What to do: Set down exactly the entries below, beginning at their first line and ending at the line with "- 18 of the".

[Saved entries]
============================================================
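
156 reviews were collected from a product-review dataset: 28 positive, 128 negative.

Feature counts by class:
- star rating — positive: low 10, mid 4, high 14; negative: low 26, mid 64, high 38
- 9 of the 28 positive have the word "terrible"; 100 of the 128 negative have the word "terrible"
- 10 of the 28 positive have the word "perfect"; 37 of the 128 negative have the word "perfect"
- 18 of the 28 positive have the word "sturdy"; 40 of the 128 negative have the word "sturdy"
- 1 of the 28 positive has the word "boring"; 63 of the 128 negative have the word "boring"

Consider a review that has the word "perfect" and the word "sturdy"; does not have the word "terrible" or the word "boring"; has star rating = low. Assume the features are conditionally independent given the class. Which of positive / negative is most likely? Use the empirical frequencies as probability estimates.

positive: (28/156) × (10/28) × (19/28) × (10/28) × (18/28) × (27/28) ≈ 0.00963015
negative: (128/156) × (26/128) × (28/128) × (37/128) × (40/128) × (65/128) ≈ 0.00167241
Highest score → positive.

positive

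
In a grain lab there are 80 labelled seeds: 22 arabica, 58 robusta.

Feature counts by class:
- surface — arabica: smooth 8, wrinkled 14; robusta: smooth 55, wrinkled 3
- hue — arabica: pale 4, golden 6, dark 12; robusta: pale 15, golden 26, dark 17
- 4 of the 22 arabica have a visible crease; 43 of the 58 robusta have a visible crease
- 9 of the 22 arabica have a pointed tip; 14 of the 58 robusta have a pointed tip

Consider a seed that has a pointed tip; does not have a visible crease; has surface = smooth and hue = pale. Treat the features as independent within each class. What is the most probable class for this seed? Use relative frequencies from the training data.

arabica: (22/80) × (8/22) × (4/22) × (18/22) × (9/22) ≈ 0.00608565
robusta: (58/80) × (55/58) × (15/58) × (15/58) × (14/58) ≈ 0.0110994
Highest score → robusta.

robusta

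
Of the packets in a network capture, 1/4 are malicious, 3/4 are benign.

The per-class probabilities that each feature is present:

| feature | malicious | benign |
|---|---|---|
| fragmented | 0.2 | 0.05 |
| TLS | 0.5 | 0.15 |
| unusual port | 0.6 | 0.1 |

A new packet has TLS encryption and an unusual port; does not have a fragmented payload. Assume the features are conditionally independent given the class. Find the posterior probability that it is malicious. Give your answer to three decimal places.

malicious: 0.25 × (1−0.2) × 0.5 × 0.6 = 0.06
benign: 0.75 × (1−0.05) × 0.15 × 0.1 = 0.0106875
P(malicious | x) = 0.06 / 0.0706875 ≈ 0.849

0.849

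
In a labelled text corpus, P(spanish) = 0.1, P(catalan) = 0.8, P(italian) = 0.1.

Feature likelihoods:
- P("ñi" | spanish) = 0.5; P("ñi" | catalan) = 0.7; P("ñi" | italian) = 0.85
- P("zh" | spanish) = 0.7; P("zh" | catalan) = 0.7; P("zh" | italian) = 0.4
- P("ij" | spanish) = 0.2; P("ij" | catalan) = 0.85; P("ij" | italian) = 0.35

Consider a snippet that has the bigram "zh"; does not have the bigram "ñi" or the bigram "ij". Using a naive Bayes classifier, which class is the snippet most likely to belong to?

spanish: 0.1 × (1−0.5) × 0.7 × (1−0.2) = 0.028
catalan: 0.8 × (1−0.7) × 0.7 × (1−0.85) = 0.0252
italian: 0.1 × (1−0.85) × 0.4 × (1−0.35) = 0.0039
Highest score → spanish.

spanish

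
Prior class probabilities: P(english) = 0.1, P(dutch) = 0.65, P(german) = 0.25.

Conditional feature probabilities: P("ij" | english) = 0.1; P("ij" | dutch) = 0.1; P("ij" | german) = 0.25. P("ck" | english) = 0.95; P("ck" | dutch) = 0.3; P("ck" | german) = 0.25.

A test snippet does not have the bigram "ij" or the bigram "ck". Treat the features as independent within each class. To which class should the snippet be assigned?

dutch

english: 0.1 × (1−0.1) × (1−0.95) = 0.0045
dutch: 0.65 × (1−0.1) × (1−0.3) = 0.4095
german: 0.25 × (1−0.25) × (1−0.25) = 0.140625
Highest score → dutch.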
============================================================
Your response:
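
156 reviews were collected from a product-review dataset: 28 positive, 128 negative.

Feature counts by class:
- star rating — positive: low 10, mid 4, high 14; negative: low 26, mid 64, high 38
- 9 of the 28 positive have the word "terrible"; 100 of the 128 negative have the word "terrible"
- 10 of the 28 positive have the word "perfect"; 37 of the 128 negative have the word "perfect"
- 18 of the 28 positive have the word "sturdy"; 40 of the 128 negative have the word "sturdy"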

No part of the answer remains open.